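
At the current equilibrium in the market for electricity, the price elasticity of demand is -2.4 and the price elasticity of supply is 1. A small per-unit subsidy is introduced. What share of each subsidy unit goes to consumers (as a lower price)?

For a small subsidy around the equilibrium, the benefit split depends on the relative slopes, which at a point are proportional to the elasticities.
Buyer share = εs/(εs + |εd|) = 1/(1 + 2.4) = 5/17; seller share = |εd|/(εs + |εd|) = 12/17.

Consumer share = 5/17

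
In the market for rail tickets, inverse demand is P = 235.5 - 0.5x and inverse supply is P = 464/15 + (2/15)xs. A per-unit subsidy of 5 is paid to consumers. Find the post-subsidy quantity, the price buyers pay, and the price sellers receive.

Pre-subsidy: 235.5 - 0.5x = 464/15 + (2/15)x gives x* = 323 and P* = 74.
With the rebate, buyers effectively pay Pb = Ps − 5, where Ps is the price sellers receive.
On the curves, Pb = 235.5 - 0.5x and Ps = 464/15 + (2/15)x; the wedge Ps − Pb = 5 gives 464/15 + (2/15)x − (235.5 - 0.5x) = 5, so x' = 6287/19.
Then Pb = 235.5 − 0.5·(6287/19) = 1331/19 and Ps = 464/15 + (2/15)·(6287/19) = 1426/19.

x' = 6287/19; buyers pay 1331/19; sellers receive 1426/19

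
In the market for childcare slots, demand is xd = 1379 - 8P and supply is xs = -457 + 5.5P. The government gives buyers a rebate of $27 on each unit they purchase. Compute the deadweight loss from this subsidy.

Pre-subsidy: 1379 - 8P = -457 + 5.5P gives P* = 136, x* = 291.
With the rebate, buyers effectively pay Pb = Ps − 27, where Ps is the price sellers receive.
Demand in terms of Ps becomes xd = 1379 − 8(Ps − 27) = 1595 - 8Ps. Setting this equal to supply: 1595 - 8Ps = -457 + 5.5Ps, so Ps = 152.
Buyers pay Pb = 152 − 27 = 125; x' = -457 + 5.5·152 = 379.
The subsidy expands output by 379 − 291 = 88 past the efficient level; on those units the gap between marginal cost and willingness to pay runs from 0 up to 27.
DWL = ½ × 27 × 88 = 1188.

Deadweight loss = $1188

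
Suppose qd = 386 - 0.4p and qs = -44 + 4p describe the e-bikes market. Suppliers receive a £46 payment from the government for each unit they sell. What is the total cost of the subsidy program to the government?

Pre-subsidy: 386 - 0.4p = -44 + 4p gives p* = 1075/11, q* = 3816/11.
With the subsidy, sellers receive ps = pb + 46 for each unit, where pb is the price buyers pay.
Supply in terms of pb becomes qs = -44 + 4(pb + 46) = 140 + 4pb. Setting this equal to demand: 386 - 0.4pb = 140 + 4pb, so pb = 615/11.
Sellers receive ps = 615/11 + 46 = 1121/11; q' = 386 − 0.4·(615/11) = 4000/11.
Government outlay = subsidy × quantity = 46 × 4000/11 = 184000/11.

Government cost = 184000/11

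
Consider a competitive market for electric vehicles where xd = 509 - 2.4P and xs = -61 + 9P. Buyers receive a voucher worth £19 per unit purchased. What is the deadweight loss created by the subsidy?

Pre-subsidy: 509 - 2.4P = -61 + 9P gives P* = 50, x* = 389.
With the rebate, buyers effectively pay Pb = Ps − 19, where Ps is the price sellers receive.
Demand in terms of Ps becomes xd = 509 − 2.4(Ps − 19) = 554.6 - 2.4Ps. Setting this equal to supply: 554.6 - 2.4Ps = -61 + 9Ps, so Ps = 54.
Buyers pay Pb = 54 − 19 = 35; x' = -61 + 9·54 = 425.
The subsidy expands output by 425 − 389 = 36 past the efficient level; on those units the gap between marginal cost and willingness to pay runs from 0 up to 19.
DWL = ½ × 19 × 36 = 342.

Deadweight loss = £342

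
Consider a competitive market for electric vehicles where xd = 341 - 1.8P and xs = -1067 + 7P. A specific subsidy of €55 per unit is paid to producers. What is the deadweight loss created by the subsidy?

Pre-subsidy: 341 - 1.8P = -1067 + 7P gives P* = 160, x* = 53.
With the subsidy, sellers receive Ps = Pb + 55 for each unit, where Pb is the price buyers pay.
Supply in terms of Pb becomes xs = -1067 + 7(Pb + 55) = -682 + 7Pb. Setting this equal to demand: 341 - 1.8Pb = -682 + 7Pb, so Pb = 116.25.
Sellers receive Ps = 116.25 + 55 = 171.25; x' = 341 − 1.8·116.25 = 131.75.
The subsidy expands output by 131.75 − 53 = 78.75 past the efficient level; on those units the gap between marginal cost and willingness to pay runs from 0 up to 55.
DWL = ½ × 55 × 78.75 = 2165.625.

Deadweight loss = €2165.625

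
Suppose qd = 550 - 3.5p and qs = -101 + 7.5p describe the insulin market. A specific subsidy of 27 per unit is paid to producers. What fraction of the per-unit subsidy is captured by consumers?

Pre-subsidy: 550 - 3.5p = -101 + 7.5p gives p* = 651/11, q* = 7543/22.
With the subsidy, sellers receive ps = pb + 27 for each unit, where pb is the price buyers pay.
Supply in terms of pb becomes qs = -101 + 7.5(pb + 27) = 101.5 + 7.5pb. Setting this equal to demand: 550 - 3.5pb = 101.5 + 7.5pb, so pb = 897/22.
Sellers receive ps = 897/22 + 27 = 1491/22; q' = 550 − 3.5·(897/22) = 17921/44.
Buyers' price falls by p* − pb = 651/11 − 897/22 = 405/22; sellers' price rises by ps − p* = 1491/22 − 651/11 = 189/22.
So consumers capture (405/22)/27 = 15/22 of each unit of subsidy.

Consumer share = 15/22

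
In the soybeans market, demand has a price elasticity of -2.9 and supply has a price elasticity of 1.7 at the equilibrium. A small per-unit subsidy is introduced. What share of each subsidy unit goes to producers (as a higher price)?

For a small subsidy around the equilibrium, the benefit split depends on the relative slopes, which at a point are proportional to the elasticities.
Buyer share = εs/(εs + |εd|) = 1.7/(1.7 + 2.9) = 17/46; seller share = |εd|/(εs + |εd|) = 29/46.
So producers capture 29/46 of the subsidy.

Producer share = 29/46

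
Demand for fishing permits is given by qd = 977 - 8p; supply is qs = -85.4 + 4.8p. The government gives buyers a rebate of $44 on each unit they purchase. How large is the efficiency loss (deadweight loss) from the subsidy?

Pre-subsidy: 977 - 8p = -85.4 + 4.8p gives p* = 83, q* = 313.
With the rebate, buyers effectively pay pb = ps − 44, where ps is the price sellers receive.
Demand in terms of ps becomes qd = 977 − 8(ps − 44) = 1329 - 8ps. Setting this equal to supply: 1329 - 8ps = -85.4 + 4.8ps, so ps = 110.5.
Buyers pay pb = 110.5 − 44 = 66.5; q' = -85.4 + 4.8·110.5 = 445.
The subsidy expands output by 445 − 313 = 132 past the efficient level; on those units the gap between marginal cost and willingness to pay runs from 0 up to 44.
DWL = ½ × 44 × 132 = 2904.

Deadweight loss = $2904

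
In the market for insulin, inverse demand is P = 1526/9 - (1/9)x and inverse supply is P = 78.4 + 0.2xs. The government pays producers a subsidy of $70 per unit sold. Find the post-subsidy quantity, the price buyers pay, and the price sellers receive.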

==========

## [What to do]
Output the whole listing again, keeping every line identical.

## [Answer to this problem]
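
At the current equilibrium in the market for electricity, the price elasticity of demand is -2.4 and the price elasticity of supply is 1. A small per-unit subsidy is introduced. What share of each subsidy unit goes to consumers (as a lower price)?

For a small subsidy around the equilibrium, the benefit split depends on the relative slopes, which at a point are proportional to the elasticities.
Buyer share = εs/(εs + |εd|) = 1/(1 + 2.4) = 5/17; seller share = |εd|/(εs + |εd|) = 12/17.

Consumer share = 5/17

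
In the market for rail tickets, inverse demand is P = 235.5 - 0.5x and inverse supply is P = 464/15 + (2/15)xs. A per-unit subsidy of 5 is paid to consumers. Find the post-subsidy quantity, the price buyers pay, and the price sellers receive.

Pre-subsidy: 235.5 - 0.5x = 464/15 + (2/15)x gives x* = 323 and P* = 74.
With the rebate, buyers effectively pay Pb = Ps − 5, where Ps is the price sellers receive.
On the curves, Pb = 235.5 - 0.5x and Ps = 464/15 + (2/15)x; the wedge Ps − Pb = 5 gives 464/15 + (2/15)x − (235.5 - 0.5x) = 5, so x' = 6287/19.
Then Pb = 235.5 − 0.5·(6287/19) = 1331/19 and Ps = 464/15 + (2/15)·(6287/19) = 1426/19.

x' = 6287/19; buyers pay 1331/19; sellers receive 1426/19

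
In the market for childcare slots, demand is xd = 1379 - 8P and supply is xs = -457 + 5.5P. The government gives buyers a rebate of $27 on each unit they purchase. Compute the deadweight loss from this subsidy.

Pre-subsidy: 1379 - 8P = -457 + 5.5P gives P* = 136, x* = 291.
With the rebate, buyers effectively pay Pb = Ps − 27, where Ps is the price sellers receive.
Demand in terms of Ps becomes xd = 1379 − 8(Ps − 27) = 1595 - 8Ps. Setting this equal to supply: 1595 - 8Ps = -457 + 5.5Ps, so Ps = 152.
Buyers pay Pb = 152 − 27 = 125; x' = -457 + 5.5·152 = 379.
The subsidy expands output by 379 − 291 = 88 past the efficient level; on those units the gap between marginal cost and willingness to pay runs from 0 up to 27.
DWL = ½ × 27 × 88 = 1188.

Deadweight loss = $1188

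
Suppose qd = 386 - 0.4p and qs = -44 + 4p describe the e-bikes market. Suppliers receive a £46 payment from the government for each unit they sell. What is the total cost of the subsidy program to the government?

Pre-subsidy: 386 - 0.4p = -44 + 4p gives p* = 1075/11, q* = 3816/11.
With the subsidy, sellers receive ps = pb + 46 for each unit, where pb is the price buyers pay.
Supply in terms of pb becomes qs = -44 + 4(pb + 46) = 140 + 4pb. Setting this equal to demand: 386 - 0.4pb = 140 + 4pb, so pb = 615/11.
Sellers receive ps = 615/11 + 46 = 1121/11; q' = 386 − 0.4·(615/11) = 4000/11.
Government outlay = subsidy × quantity = 46 × 4000/11 = 184000/11.

Government cost = 184000/11

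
Consider a competitive market for electric vehicles where xd = 509 - 2.4P and xs = -61 + 9P. Buyers receive a voucher worth £19 per unit purchased. What is the deadweight loss created by the subsidy?

Pre-subsidy: 509 - 2.4P = -61 + 9P gives P* = 50, x* = 389.
With the rebate, buyers effectively pay Pb = Ps − 19, where Ps is the price sellers receive.
Demand in terms of Ps becomes xd = 509 − 2.4(Ps − 19) = 554.6 - 2.4Ps. Setting this equal to supply: 554.6 - 2.4Ps = -61 + 9Ps, so Ps = 54.
Buyers pay Pb = 54 − 19 = 35; x' = -61 + 9·54 = 425.
The subsidy expands output by 425 − 389 = 36 past the efficient level; on those units the gap between marginal cost and willingness to pay runs from 0 up to 19.
DWL = ½ × 19 × 36 = 342.

Deadweight loss = £342

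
Consider a competitive market for electric vehicles where xd = 341 - 1.8P and xs = -1067 + 7P. A specific subsidy of €55 per unit is paid to producers. What is the deadweight loss created by the subsidy?

Pre-subsidy: 341 - 1.8P = -1067 + 7P gives P* = 160, x* = 53.
With the subsidy, sellers receive Ps = Pb + 55 for each unit, where Pb is the price buyers pay.
Supply in terms of Pb becomes xs = -1067 + 7(Pb + 55) = -682 + 7Pb. Setting this equal to demand: 341 - 1.8Pb = -682 + 7Pb, so Pb = 116.25.
Sellers receive Ps = 116.25 + 55 = 171.25; x' = 341 − 1.8·116.25 = 131.75.
The subsidy expands output by 131.75 − 53 = 78.75 past the efficient level; on those units the gap between marginal cost and willingness to pay runs from 0 up to 55.
DWL = ½ × 55 × 78.75 = 2165.625.

Deadweight loss = €2165.625

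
Suppose qd = 550 - 3.5p and qs = -101 + 7.5p describe the insulin market. A specific subsidy of 27 per unit is paid to producers. What fraction of the per-unit subsidy is captured by consumers?

Pre-subsidy: 550 - 3.5p = -101 + 7.5p gives p* = 651/11, q* = 7543/22.
With the subsidy, sellers receive ps = pb + 27 for each unit, where pb is the price buyers pay.
Supply in terms of pb becomes qs = -101 + 7.5(pb + 27) = 101.5 + 7.5pb. Setting this equal to demand: 550 - 3.5pb = 101.5 + 7.5pb, so pb = 897/22.
Sellers receive ps = 897/22 + 27 = 1491/22; q' = 550 − 3.5·(897/22) = 17921/44.
Buyers' price falls by p* − pb = 651/11 − 897/22 = 405/22; sellers' price rises by ps − p* = 1491/22 − 651/11 = 189/22.
So consumers capture (405/22)/27 = 15/22 of each unit of subsidy.

Consumer share = 15/22

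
In the soybeans market, demand has a price elasticity of -2.9 and supply has a price elasticity of 1.7 at the equilibrium. A small per-unit subsidy is introduced. What share of each subsidy unit goes to producers (as a higher price)?

For a small subsidy around the equilibrium, the benefit split depends on the relative slopes, which at a point are proportional to the elasticities.
Buyer share = εs/(εs + |εd|) = 1.7/(1.7 + 2.9) = 17/46; seller share = |εd|/(εs + |εd|) = 29/46.
So producers capture 29/46 of the subsidy.

Producer share = 29/46

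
Demand for fishing permits is given by qd = 977 - 8p; supply is qs = -85.4 + 4.8p. The government gives buyers a rebate of $44 on each unit they purchase. How large is the efficiency loss (deadweight loss) from the subsidy?

Pre-subsidy: 977 - 8p = -85.4 + 4.8p gives p* = 83, q* = 313.
With the rebate, buyers effectively pay pb = ps − 44, where ps is the price sellers receive.
Demand in terms of ps becomes qd = 977 − 8(ps − 44) = 1329 - 8ps. Setting this equal to supply: 1329 - 8ps = -85.4 + 4.8ps, so ps = 110.5.
Buyers pay pb = 110.5 − 44 = 66.5; q' = -85.4 + 4.8·110.5 = 445.
The subsidy expands output by 445 − 313 = 132 past the efficient level; on those units the gap between marginal cost and willingness to pay runs from 0 up to 44.
DWL = ½ × 44 × 132 = 2904.

Deadweight loss = $2904

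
In the market for insulin, inverse demand is P = 1526/9 - (1/9)x and inverse supply is P = 78.4 + 0.2xs. The government pays producers a subsidy of $70 per unit sold. Find the post-subsidy quantity, the price buyers pay, and the price sellers receive.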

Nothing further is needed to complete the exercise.